[Source material — start]

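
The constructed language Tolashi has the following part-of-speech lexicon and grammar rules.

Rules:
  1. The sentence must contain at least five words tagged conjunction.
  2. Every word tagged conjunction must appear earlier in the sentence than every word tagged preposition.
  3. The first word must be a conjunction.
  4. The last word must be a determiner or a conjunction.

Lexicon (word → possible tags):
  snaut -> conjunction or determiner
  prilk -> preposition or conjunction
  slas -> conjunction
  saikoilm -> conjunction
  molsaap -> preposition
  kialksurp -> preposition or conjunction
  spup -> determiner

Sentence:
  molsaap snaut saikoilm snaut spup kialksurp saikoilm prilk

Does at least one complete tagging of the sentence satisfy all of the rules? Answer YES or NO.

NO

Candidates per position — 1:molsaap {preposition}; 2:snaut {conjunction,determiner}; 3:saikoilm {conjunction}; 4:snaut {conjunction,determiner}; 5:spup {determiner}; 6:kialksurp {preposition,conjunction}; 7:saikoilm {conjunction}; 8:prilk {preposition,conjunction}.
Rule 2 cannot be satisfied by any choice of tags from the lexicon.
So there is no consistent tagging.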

[Source material — finish]
[Source material — start]

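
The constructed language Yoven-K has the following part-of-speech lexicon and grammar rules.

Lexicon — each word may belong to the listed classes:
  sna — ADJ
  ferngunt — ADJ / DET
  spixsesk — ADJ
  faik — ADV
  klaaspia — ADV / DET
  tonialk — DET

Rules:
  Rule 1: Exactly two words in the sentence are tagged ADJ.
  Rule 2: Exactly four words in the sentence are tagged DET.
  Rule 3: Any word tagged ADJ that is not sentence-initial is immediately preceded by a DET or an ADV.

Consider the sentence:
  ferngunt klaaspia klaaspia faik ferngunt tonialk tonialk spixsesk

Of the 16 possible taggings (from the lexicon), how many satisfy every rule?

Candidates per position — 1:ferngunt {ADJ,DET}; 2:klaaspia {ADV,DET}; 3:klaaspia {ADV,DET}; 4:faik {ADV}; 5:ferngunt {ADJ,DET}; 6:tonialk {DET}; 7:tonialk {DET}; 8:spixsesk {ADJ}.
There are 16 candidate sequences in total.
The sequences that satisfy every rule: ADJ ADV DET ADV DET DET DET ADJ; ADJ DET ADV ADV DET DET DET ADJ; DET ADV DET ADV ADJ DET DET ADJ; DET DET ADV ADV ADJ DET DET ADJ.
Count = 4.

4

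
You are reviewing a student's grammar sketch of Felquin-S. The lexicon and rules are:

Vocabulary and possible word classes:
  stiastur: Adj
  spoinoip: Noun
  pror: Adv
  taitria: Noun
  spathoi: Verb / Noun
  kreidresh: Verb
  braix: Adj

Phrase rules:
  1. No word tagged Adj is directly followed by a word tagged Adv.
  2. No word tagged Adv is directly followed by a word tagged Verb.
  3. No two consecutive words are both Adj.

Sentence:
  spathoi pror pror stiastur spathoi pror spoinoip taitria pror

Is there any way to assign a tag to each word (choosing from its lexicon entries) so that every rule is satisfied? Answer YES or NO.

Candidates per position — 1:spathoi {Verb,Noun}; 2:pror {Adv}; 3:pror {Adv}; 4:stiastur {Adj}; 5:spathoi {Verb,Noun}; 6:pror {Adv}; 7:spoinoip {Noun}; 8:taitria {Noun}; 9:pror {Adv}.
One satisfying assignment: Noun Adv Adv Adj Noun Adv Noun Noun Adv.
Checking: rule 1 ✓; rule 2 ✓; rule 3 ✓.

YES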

[Source material — finish]
[Source material — start]

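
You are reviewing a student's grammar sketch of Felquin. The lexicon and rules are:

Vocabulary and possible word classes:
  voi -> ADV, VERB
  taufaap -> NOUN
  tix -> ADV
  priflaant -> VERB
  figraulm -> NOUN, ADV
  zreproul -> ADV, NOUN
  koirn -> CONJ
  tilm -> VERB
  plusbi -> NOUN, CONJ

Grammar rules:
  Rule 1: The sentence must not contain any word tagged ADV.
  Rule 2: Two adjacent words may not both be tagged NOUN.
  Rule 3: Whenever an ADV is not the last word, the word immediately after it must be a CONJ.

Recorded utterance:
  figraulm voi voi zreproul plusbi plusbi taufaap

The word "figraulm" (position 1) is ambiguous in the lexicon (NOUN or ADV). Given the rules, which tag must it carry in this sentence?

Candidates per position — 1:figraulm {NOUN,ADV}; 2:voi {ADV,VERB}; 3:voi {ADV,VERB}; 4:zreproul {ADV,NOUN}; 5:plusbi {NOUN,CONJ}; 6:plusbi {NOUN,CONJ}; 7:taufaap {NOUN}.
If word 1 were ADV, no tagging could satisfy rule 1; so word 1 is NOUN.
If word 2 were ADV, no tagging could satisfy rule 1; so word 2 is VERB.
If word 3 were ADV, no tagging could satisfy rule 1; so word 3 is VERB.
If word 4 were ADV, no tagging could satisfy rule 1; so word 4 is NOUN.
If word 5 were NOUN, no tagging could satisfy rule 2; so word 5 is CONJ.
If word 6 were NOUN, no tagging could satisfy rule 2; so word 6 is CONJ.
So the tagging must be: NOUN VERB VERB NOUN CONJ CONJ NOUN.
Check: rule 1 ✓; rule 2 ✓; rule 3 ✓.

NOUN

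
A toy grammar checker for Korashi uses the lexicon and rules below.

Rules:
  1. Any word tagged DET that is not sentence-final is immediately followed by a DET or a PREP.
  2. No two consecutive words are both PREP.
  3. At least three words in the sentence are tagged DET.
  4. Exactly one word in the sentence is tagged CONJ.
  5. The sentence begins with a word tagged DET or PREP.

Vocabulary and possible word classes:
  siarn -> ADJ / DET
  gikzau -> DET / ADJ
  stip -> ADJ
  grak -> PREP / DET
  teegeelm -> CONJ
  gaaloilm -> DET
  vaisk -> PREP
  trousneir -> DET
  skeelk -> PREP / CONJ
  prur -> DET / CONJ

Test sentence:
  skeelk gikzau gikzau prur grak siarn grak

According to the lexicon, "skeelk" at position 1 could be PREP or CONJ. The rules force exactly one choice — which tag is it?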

[Source material — finish]

→ Your task
Number of lines containing the word "part" in the material above: report this figure and nothing more.

→ Answer to this exercise
2